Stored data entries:
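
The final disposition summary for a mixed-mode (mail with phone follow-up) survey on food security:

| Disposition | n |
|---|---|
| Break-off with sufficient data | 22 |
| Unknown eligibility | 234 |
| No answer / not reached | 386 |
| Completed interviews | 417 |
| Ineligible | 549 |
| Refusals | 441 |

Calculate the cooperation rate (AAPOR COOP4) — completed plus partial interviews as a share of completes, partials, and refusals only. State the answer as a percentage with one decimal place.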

## WHAT YOU SHOULD DO
From the opening line of the data above through the line holding "Refusals | 441 |", give every line again exactly as it stands.

## SOLVED PROBLEM
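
The final disposition summary for a mixed-mode (mail with phone follow-up) survey on food security:

| Disposition | n |
|---|---|
| Break-off with sufficient data | 22 |
| Unknown eligibility | 234 |
| No answer / not reached | 386 |
| Completed interviews | 417 |
| Ineligible | 549 |
| Refusals | 441 |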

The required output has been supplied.